*YOUR ASSIGNMENT*. From the records below, set down exactly the lines starting with the line that contains "Step 1: f(z) = z**2*sin(z)*cos(z)" and going on through the line that contains "Step 3: f'(z) = z*(z*cos(2*z) + cos(2*z))". Nothing else is wanted.

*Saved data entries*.
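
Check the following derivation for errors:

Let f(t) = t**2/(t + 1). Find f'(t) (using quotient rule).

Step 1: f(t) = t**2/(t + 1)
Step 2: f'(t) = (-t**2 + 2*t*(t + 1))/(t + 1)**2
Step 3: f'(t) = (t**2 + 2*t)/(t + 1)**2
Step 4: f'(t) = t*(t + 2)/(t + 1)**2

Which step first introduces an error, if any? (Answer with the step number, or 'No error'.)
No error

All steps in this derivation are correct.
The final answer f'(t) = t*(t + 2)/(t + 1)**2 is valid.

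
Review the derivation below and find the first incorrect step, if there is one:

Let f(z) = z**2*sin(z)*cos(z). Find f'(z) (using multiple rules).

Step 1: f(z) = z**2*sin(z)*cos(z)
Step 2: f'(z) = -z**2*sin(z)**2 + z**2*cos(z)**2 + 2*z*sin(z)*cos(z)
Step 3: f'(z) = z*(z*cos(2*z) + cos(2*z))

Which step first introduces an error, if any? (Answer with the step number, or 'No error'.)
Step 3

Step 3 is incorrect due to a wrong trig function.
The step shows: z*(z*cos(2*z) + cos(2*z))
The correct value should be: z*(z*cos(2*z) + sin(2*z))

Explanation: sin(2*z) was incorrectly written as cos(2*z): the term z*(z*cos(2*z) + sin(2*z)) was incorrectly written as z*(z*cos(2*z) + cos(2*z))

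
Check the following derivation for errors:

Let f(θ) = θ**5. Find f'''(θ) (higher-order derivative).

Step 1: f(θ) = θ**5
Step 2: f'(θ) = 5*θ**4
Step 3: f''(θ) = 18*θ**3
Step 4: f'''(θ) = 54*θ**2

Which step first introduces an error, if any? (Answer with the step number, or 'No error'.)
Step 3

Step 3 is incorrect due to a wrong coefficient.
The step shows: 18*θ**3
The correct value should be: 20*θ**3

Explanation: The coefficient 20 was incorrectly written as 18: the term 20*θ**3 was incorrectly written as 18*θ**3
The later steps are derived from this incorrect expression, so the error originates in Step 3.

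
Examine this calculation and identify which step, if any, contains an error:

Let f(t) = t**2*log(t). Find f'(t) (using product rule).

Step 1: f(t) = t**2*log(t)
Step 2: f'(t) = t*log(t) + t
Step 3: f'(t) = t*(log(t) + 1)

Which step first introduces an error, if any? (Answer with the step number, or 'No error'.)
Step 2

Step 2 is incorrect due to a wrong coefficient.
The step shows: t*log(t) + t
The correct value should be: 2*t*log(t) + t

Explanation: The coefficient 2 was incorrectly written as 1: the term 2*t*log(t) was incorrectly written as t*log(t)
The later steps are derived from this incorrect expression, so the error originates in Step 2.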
...
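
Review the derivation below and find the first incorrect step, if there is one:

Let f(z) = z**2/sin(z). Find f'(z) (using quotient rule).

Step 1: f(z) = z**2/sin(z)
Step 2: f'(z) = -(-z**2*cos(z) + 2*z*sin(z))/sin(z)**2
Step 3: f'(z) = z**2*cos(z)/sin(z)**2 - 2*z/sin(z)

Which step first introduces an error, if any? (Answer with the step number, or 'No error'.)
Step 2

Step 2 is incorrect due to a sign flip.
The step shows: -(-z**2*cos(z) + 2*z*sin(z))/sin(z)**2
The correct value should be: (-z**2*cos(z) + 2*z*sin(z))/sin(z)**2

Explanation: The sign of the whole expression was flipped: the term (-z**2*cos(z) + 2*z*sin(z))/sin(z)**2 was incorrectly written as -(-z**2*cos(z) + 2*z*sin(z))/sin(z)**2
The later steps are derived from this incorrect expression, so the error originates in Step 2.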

*REPLY TO THE EXERCISE*.
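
Step 1: f(z) = z**2*sin(z)*cos(z)
Step 2: f'(z) = -z**2*sin(z)**2 + z**2*cos(z)**2 + 2*z*sin(z)*cos(z)
Step 3: f'(z) = z*(z*cos(2*z) + cos(2*z))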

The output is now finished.